TASK DESCRIPTION
In full and without deviation, reproduce the records that follow.

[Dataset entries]
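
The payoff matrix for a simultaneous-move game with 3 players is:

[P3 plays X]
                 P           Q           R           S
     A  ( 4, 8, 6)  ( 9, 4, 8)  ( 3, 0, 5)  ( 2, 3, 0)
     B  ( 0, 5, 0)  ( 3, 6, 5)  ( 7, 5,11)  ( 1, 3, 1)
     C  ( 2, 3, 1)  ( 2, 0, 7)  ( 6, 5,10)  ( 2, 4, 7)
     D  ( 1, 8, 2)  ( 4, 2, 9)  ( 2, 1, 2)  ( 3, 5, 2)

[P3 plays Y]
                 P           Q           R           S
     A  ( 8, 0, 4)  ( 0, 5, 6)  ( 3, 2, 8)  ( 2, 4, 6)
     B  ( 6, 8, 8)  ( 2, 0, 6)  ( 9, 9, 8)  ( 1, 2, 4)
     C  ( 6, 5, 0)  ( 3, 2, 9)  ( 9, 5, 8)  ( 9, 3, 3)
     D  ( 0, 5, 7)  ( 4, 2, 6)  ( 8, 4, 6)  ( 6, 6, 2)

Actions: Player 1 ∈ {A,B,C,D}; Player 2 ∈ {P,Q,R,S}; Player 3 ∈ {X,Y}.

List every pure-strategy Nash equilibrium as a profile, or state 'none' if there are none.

(A,P,X): NE
(A,P,Y): not NE [P2→Q gives 5>0; P3→X gives 6>4]
(A,Q,X): not NE [P2→P gives 8>4]
(A,Q,Y): not NE [P1→D gives 4>0; P3→X gives 8>6]
(A,R,X): not NE [P1→B gives 7>3; P2→P gives 8>0; P3→Y gives 8>5]
(A,R,Y): not NE [P1→C gives 9>3; P2→Q gives 5>2]
(A,S,X): not NE [P1→D gives 3>2; P2→P gives 8>3; P3→Y gives 6>0]
(A,S,Y): not NE [P1→C gives 9>2; P2→Q gives 5>4]
(B,P,X): not NE [P1→A gives 4>0; P2→Q gives 6>5; P3→Y gives 8>0]
(B,P,Y): not NE [P1→A gives 8>6; P2→R gives 9>8]
(B,Q,X): not NE [P1→A gives 9>3; P3→Y gives 6>5]
(B,Q,Y): not NE [P1→D gives 4>2; P2→R gives 9>0]
(B,R,X): not NE [P2→Q gives 6>5]
(B,R,Y): not NE [P3→X gives 11>8]
(B,S,X): not NE [P1→D gives 3>1; P2→Q gives 6>3; P3→Y gives 4>1]
(B,S,Y): not NE [P1→C gives 9>1; P2→R gives 9>2]
(C,P,X): not NE [P1→A gives 4>2; P2→R gives 5>3]
(C,P,Y): not NE [P1→A gives 8>6; P3→X gives 1>0]
(C,Q,X): not NE [P1→A gives 9>2; P2→R gives 5>0; P3→Y gives 9>7]
(C,Q,Y): not NE [P1→D gives 4>3; P2→R gives 5>2]
(C,R,X): not NE [P1→B gives 7>6]
(C,R,Y): not NE [P3→X gives 10>8]
(C,S,X): not NE [P1→D gives 3>2; P2→R gives 5>4]
(C,S,Y): not NE [P2→R gives 5>3; P3→X gives 7>3]
(D,P,X): not NE [P1→A gives 4>1; P3→Y gives 7>2]
(D,P,Y): not NE [P1→A gives 8>0; P2→S gives 6>5]
(D,Q,X): not NE [P1→A gives 9>4; P2→P gives 8>2]
(D,Q,Y): not NE [P2→S gives 6>2; P3→X gives 9>6]
(D,R,X): not NE [P1→B gives 7>2; P2→P gives 8>1; P3→Y gives 6>2]
(D,R,Y): not NE [P1→C gives 9>8; P2→S gives 6>4]
(D,S,X): not NE [P2→P gives 8>5]
(D,S,Y): not NE [P1→C gives 9>6]

PSNE = {(A,P,X)}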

REPLY TO THE EXERCISE
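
The payoff matrix for a simultaneous-move game with 3 players is:

[P3 plays X]
                 P           Q           R           S
     A  ( 4, 8, 6)  ( 9, 4, 8)  ( 3, 0, 5)  ( 2, 3, 0)
     B  ( 0, 5, 0)  ( 3, 6, 5)  ( 7, 5,11)  ( 1, 3, 1)
     C  ( 2, 3, 1)  ( 2, 0, 7)  ( 6, 5,10)  ( 2, 4, 7)
     D  ( 1, 8, 2)  ( 4, 2, 9)  ( 2, 1, 2)  ( 3, 5, 2)

[P3 plays Y]
                 P           Q           R           S
     A  ( 8, 0, 4)  ( 0, 5, 6)  ( 3, 2, 8)  ( 2, 4, 6)
     B  ( 6, 8, 8)  ( 2, 0, 6)  ( 9, 9, 8)  ( 1, 2, 4)
     C  ( 6, 5, 0)  ( 3, 2, 9)  ( 9, 5, 8)  ( 9, 3, 3)
     D  ( 0, 5, 7)  ( 4, 2, 6)  ( 8, 4, 6)  ( 6, 6, 2)

Actions: Player 1 ∈ {A,B,C,D}; Player 2 ∈ {P,Q,R,S}; Player 3 ∈ {X,Y}.

List every pure-strategy Nash equilibrium as a profile, or state 'none' if there are none.

(A,P,X): NE
(A,P,Y): not NE [P2→Q gives 5>0; P3→X gives 6>4]
(A,Q,X): not NE [P2→P gives 8>4]
(A,Q,Y): not NE [P1→D gives 4>0; P3→X gives 8>6]
(A,R,X): not NE [P1→B gives 7>3; P2→P gives 8>0; P3→Y gives 8>5]
(A,R,Y): not NE [P1→C gives 9>3; P2→Q gives 5>2]
(A,S,X): not NE [P1→D gives 3>2; P2→P gives 8>3; P3→Y gives 6>0]
(A,S,Y): not NE [P1→C gives 9>2; P2→Q gives 5>4]
(B,P,X): not NE [P1→A gives 4>0; P2→Q gives 6>5; P3→Y gives 8>0]
(B,P,Y): not NE [P1→A gives 8>6; P2→R gives 9>8]
(B,Q,X): not NE [P1→A gives 9>3; P3→Y gives 6>5]
(B,Q,Y): not NE [P1→D gives 4>2; P2→R gives 9>0]
(B,R,X): not NE [P2→Q gives 6>5]
(B,R,Y): not NE [P3→X gives 11>8]
(B,S,X): not NE [P1→D gives 3>1; P2→Q gives 6>3; P3→Y gives 4>1]
(B,S,Y): not NE [P1→C gives 9>1; P2→R gives 9>2]
(C,P,X): not NE [P1→A gives 4>2; P2→R gives 5>3]
(C,P,Y): not NE [P1→A gives 8>6; P3→X gives 1>0]
(C,Q,X): not NE [P1→A gives 9>2; P2→R gives 5>0; P3→Y gives 9>7]
(C,Q,Y): not NE [P1→D gives 4>3; P2→R gives 5>2]
(C,R,X): not NE [P1→B gives 7>6]
(C,R,Y): not NE [P3→X gives 10>8]
(C,S,X): not NE [P1→D gives 3>2; P2→R gives 5>4]
(C,S,Y): not NE [P2→R gives 5>3; P3→X gives 7>3]
(D,P,X): not NE [P1→A gives 4>1; P3→Y gives 7>2]
(D,P,Y): not NE [P1→A gives 8>0; P2→S gives 6>5]
(D,Q,X): not NE [P1→A gives 9>4; P2→P gives 8>2]
(D,Q,Y): not NE [P2→S gives 6>2; P3→X gives 9>6]
(D,R,X): not NE [P1→B gives 7>2; P2→P gives 8>1; P3→Y gives 6>2]
(D,R,Y): not NE [P1→C gives 9>8; P2→S gives 6>4]
(D,S,X): not NE [P2→P gives 8>5]
(D,S,Y): not NE [P1→C gives 9>6]

PSNE = {(A,P,X)}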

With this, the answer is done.